Assignment:
Only the lines that hold "year" should be in the answer, each copied from the data below.

The data:
⁂

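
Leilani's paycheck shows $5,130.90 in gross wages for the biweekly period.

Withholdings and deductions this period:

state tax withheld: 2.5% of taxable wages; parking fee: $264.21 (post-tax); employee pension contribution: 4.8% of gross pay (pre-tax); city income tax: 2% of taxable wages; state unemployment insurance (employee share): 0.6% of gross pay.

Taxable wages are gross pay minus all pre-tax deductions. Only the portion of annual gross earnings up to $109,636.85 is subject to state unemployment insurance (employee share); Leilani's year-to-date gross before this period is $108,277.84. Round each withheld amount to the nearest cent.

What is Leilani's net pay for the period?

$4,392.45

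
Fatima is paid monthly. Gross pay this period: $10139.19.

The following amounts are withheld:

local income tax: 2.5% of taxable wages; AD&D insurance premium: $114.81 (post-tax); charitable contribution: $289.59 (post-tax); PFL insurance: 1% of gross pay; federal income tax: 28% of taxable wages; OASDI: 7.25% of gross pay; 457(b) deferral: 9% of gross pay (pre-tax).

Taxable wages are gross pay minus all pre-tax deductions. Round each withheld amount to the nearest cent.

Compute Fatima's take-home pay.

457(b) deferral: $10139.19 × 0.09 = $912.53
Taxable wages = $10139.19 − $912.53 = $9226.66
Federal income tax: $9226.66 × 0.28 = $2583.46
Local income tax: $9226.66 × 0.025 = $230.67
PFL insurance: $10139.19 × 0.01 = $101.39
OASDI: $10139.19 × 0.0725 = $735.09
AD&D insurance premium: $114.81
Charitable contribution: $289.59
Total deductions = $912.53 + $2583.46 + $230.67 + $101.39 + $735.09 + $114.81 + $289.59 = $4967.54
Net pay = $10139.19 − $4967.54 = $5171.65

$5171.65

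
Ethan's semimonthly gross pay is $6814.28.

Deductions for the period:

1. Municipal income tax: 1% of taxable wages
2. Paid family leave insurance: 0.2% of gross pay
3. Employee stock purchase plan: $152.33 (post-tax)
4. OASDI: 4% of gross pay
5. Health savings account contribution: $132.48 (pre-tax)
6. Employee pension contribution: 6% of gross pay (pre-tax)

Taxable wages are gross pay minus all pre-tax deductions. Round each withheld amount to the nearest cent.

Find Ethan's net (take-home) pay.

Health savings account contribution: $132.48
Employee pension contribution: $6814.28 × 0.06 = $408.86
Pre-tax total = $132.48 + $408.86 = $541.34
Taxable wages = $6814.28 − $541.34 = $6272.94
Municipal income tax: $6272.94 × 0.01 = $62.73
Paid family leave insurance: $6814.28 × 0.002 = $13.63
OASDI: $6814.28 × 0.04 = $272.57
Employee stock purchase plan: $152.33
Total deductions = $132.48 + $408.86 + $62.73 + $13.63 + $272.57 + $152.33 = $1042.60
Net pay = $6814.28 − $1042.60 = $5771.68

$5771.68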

⁂

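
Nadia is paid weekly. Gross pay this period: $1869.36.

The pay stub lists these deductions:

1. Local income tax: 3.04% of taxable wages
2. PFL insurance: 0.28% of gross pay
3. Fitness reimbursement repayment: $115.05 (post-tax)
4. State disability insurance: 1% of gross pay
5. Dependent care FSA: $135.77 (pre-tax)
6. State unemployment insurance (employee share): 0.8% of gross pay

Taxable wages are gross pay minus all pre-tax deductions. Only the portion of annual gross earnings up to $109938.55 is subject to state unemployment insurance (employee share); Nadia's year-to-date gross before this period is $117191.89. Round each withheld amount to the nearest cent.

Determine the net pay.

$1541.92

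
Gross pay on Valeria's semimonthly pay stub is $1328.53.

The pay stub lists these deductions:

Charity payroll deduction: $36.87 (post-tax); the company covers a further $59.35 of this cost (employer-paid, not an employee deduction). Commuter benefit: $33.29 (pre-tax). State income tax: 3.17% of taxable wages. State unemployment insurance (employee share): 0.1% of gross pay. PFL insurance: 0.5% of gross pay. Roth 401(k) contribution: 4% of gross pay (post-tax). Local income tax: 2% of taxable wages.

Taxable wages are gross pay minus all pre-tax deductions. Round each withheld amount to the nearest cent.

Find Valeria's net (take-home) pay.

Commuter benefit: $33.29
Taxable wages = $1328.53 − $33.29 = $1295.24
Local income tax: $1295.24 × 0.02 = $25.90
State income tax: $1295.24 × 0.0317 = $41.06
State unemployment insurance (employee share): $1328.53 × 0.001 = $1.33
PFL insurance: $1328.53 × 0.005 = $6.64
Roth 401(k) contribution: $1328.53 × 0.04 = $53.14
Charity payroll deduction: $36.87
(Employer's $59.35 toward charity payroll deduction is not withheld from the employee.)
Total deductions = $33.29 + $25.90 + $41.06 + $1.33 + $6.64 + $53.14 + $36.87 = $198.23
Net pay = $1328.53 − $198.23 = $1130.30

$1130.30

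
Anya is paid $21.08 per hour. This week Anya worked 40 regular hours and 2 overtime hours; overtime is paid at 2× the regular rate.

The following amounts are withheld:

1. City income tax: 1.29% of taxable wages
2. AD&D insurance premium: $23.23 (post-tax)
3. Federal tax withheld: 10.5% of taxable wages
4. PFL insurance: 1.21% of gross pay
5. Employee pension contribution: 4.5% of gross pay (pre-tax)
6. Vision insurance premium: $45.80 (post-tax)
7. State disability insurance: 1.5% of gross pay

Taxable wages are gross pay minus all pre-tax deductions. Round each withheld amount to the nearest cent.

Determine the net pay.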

⁂

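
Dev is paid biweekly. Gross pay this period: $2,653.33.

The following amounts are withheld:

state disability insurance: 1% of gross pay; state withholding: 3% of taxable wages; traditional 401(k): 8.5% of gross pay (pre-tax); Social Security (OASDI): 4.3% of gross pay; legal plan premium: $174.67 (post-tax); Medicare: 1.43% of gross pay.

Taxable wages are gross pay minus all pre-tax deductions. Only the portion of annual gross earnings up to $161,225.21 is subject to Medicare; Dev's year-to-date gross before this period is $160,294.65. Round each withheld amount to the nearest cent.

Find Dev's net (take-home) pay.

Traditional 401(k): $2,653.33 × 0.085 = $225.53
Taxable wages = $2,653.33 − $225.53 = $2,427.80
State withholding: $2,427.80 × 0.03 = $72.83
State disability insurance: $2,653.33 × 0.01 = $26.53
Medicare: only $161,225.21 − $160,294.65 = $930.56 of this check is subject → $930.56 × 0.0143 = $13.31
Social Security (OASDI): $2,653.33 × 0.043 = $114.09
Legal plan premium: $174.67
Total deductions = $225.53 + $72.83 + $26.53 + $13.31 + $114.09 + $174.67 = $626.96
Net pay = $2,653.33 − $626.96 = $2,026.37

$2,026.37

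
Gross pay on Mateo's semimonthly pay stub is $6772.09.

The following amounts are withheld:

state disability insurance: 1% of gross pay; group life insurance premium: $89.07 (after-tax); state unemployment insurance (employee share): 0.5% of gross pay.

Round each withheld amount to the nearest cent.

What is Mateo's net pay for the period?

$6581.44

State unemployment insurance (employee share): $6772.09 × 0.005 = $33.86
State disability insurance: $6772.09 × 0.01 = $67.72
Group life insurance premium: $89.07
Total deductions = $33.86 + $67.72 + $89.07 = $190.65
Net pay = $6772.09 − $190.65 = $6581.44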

⁂

Task solution:
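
Taxable wages are gross pay minus all pre-tax deductions. Only the portion of annual gross earnings up to $109,636.85 is subject to state unemployment insurance (employee share); Leilani's year-to-date gross before this period is $108,277.84. Round each withheld amount to the nearest cent.
Taxable wages are gross pay minus all pre-tax deductions. Only the portion of annual gross earnings up to $109938.55 is subject to state unemployment insurance (employee share); Nadia's year-to-date gross before this period is $117191.89. Round each withheld amount to the nearest cent.
Taxable wages are gross pay minus all pre-tax deductions. Only the portion of annual gross earnings up to $161,225.21 is subject to Medicare; Dev's year-to-date gross before this period is $160,294.65. Round each withheld amount to the nearest cent.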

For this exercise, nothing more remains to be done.